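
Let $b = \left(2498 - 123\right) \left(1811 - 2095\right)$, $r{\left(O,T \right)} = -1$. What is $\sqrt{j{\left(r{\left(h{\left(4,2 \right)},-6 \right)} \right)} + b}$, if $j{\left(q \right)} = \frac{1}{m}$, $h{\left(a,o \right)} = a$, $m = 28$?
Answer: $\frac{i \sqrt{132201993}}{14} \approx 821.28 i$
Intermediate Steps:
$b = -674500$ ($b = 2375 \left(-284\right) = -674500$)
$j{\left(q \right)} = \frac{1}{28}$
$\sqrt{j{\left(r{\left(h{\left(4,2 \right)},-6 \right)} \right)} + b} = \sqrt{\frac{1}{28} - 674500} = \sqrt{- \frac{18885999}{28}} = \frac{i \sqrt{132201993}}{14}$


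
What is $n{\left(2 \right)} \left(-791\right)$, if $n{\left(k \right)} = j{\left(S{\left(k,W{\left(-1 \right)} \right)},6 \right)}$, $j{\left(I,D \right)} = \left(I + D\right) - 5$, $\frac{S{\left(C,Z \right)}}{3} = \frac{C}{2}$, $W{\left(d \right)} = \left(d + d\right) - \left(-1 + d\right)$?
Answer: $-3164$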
* * *
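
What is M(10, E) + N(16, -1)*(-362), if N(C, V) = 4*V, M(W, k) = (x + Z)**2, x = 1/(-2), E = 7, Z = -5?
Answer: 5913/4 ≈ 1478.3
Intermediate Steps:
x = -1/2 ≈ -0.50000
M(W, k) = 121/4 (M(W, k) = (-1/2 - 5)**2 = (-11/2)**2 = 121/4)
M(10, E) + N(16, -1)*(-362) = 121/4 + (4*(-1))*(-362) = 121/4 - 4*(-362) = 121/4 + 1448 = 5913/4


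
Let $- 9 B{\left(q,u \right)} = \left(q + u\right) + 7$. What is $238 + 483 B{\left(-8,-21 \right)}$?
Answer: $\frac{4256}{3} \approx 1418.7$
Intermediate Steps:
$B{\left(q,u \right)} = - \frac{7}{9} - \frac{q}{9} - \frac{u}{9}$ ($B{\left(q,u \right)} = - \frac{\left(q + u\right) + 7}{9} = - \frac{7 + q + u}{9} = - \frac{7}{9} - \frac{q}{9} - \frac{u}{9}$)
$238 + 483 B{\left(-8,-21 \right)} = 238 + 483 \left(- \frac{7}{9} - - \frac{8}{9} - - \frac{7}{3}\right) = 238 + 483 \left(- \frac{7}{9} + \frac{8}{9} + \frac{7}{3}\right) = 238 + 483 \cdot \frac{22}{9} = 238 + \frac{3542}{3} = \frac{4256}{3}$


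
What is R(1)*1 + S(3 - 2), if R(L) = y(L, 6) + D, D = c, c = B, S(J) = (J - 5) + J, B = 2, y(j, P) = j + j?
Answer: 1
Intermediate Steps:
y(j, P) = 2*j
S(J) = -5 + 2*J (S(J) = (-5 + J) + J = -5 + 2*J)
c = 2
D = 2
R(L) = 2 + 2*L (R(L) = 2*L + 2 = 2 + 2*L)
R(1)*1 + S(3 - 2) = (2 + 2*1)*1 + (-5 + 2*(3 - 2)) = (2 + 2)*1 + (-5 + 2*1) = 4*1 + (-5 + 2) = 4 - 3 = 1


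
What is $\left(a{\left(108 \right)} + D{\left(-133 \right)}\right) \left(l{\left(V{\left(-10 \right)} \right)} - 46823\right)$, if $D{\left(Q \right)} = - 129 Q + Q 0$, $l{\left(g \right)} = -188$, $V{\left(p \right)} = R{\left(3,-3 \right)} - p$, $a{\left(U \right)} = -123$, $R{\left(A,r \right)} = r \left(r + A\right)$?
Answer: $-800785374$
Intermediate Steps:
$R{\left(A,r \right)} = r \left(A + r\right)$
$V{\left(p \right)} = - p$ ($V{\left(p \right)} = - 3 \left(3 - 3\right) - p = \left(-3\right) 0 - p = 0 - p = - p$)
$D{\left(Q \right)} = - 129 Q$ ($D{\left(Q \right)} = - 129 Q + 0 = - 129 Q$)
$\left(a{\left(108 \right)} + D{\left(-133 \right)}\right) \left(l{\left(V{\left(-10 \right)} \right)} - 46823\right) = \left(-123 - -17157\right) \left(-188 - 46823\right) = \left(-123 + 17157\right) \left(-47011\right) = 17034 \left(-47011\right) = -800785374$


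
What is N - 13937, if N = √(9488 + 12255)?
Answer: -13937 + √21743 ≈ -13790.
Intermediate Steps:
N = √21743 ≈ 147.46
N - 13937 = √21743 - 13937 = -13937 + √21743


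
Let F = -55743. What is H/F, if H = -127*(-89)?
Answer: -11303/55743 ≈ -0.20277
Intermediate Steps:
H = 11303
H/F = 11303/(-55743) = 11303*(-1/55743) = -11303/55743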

- _WORK REQUIRED_
Only lines holding the word "What" belong in the answer; copy all of them from the records.

- _ANSWER_
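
Let $b = \left(2498 - 123\right) \left(1811 - 2095\right)$, $r{\left(O,T \right)} = -1$. What is $\sqrt{j{\left(r{\left(h{\left(4,2 \right)},-6 \right)} \right)} + b}$, if $j{\left(q \right)} = \frac{1}{m}$, $h{\left(a,o \right)} = a$, $m = 28$?
What is $n{\left(2 \right)} \left(-791\right)$, if $n{\left(k \right)} = j{\left(S{\left(k,W{\left(-1 \right)} \right)},6 \right)}$, $j{\left(I,D \right)} = \left(I + D\right) - 5$, $\frac{S{\left(C,Z \right)}}{3} = \frac{C}{2}$, $W{\left(d \right)} = \left(d + d\right) - \left(-1 + d\right)$?
What is M(10, E) + N(16, -1)*(-362), if N(C, V) = 4*V, M(W, k) = (x + Z)**2, x = 1/(-2), E = 7, Z = -5?
Let $- 9 B{\left(q,u \right)} = \left(q + u\right) + 7$. What is $238 + 483 B{\left(-8,-21 \right)}$?
What is R(1)*1 + S(3 - 2), if R(L) = y(L, 6) + D, D = c, c = B, S(J) = (J - 5) + J, B = 2, y(j, P) = j + j?
What is $\left(a{\left(108 \right)} + D{\left(-133 \right)}\right) \left(l{\left(V{\left(-10 \right)} \right)} - 46823\right)$, if $D{\left(Q \right)} = - 129 Q + Q 0$, $l{\left(g \right)} = -188$, $V{\left(p \right)} = R{\left(3,-3 \right)} - p$, $a{\left(U \right)} = -123$, $R{\left(A,r \right)} = r \left(r + A\right)$?
What is N - 13937, if N = √(9488 + 12255)?
Let F = -55743. What is H/F, if H = -127*(-89)?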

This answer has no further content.